▼

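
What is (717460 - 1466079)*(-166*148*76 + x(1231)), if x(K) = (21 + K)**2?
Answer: 224334164016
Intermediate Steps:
(717460 - 1466079)*(-166*148*76 + x(1231)) = (717460 - 1466079)*(-166*148*76 + (21 + 1231)**2) = -748619*(-24568*76 + 1252**2) = -748619*(-1867168 + 1567504) = -748619*(-299664) = 224334164016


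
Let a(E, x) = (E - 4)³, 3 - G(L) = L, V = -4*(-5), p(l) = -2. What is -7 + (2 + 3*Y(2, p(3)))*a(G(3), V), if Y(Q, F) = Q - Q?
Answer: -135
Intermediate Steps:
Y(Q, F) = 0
V = 20
G(L) = 3 - L
a(E, x) = (-4 + E)³
-7 + (2 + 3*Y(2, p(3)))*a(G(3), V) = -7 + (2 + 3*0)*(-4 + (3 - 1*3))³ = -7 + (2 + 0)*(-4 + (3 - 3))³ = -7 + 2*(-4 + 0)³ = -7 + 2*(-4)³ = -7 + 2*(-64) = -7 - 128 = -135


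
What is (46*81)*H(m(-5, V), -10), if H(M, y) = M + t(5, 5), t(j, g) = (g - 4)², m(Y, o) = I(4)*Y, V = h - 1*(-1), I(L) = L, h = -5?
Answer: -70794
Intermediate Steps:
V = -4 (V = -5 - 1*(-1) = -5 + 1 = -4)
m(Y, o) = 4*Y
t(j, g) = (-4 + g)²
H(M, y) = 1 + M (H(M, y) = M + (-4 + 5)² = M + 1² = M + 1 = 1 + M)
(46*81)*H(m(-5, V), -10) = (46*81)*(1 + 4*(-5)) = 3726*(1 - 20) = 3726*(-19) = -70794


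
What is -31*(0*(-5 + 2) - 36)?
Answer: 1116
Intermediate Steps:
-31*(0*(-5 + 2) - 36) = -31*(0*(-3) - 36) = -31*(0 - 36) = -31*(-36) = 1116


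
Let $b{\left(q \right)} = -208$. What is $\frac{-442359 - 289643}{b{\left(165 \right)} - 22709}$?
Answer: $\frac{732002}{22917} \approx 31.941$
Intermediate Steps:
$\frac{-442359 - 289643}{b{\left(165 \right)} - 22709} = \frac{-442359 - 289643}{-208 - 22709} = - \frac{732002}{-208 + \left(-135205 + 112496\right)} = - \frac{732002}{-208 - 22709} = - \frac{732002}{-22917} = \left(-732002\right) \left(- \frac{1}{22917}\right) = \frac{732002}{22917}$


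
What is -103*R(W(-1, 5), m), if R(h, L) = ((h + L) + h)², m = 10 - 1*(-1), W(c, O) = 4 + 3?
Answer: -64375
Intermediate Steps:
W(c, O) = 7
m = 11 (m = 10 + 1 = 11)
R(h, L) = (L + 2*h)² (R(h, L) = ((L + h) + h)² = (L + 2*h)²)
-103*R(W(-1, 5), m) = -103*(11 + 2*7)² = -103*(11 + 14)² = -103*25² = -103*625 = -64375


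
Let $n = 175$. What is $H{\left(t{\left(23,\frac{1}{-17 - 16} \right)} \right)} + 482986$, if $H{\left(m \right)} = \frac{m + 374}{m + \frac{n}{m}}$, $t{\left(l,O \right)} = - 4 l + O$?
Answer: $\frac{4546774897499}{9413944} \approx 4.8298 \cdot 10^{5}$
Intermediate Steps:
$t{\left(l,O \right)} = O - 4 l$
$H{\left(m \right)} = \frac{374 + m}{m + \frac{175}{m}}$ ($H{\left(m \right)} = \frac{m + 374}{m + \frac{175}{m}} = \frac{374 + m}{m + \frac{175}{m}}$)
$H{\left(t{\left(23,\frac{1}{-17 - 16} \right)} \right)} + 482986 = \frac{\left(\frac{1}{-17 - 16} - 92\right) \left(374 + \left(\frac{1}{-17 - 16} - 92\right)\right)}{175 + \left(\frac{1}{-17 - 16} - 92\right)^{2}} + 482986 = \frac{\left(\frac{1}{-33} - 92\right) \left(374 - \left(92 - \frac{1}{-33}\right)\right)}{175 + \left(\frac{1}{-33} - 92\right)^{2}} + 482986 = \frac{\left(- \frac{1}{33} - 92\right) \left(374 - \frac{3037}{33}\right)}{175 + \left(- \frac{1}{33} - 92\right)^{2}} + 482986 = - \frac{3037 \left(374 - \frac{3037}{33}\right)}{33 \left(175 + \left(- \frac{3037}{33}\right)^{2}\right)} + 482986 = \left(- \frac{3037}{33}\right) \frac{1}{175 + \frac{9223369}{1089}} \cdot \frac{9305}{33} + 482986 = \left(- \frac{3037}{33}\right) \frac{1}{\frac{9413944}{1089}} \cdot \frac{9305}{33} + 482986 = \left(- \frac{3037}{33}\right) \frac{1089}{9413944} \cdot \frac{9305}{33} + 482986 = - \frac{28259285}{9413944} + 482986 = \frac{4546774897499}{9413944}$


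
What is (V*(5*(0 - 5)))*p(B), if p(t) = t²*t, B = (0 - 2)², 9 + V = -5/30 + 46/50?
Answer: 39584/3 ≈ 13195.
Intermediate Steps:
V = -1237/150 (V = -9 + (-5/30 + 46/50) = -9 + (-5*1/30 + 46*(1/50)) = -9 + (-⅙ + 23/25) = -9 + 113/150 = -1237/150 ≈ -8.2467)
B = 4 (B = (-2)² = 4)
p(t) = t³
(V*(5*(0 - 5)))*p(B) = -1237*(0 - 5)/30*4³ = -1237*(-5)/30*64 = -1237/150*(-25)*64 = (1237/6)*64 = 39584/3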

▲

To do – If a line in the data above holds the string "What", copy it.

Solution to this task –
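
What is (717460 - 1466079)*(-166*148*76 + x(1231)), if x(K) = (21 + K)**2?
Let a(E, x) = (E - 4)³, 3 - G(L) = L, V = -4*(-5), p(l) = -2. What is -7 + (2 + 3*Y(2, p(3)))*a(G(3), V), if Y(Q, F) = Q - Q?
What is (46*81)*H(m(-5, V), -10), if H(M, y) = M + t(5, 5), t(j, g) = (g - 4)², m(Y, o) = I(4)*Y, V = h - 1*(-1), I(L) = L, h = -5?
What is -31*(0*(-5 + 2) - 36)?
Let $b{\left(q \right)} = -208$. What is $\frac{-442359 - 289643}{b{\left(165 \right)} - 22709}$?
What is -103*R(W(-1, 5), m), if R(h, L) = ((h + L) + h)², m = 10 - 1*(-1), W(c, O) = 4 + 3?
Let $n = 175$. What is $H{\left(t{\left(23,\frac{1}{-17 - 16} \right)} \right)} + 482986$, if $H{\left(m \right)} = \frac{m + 374}{m + \frac{n}{m}}$, $t{\left(l,O \right)} = - 4 l + O$?
What is (V*(5*(0 - 5)))*p(B), if p(t) = t²*t, B = (0 - 2)², 9 + V = -5/30 + 46/50?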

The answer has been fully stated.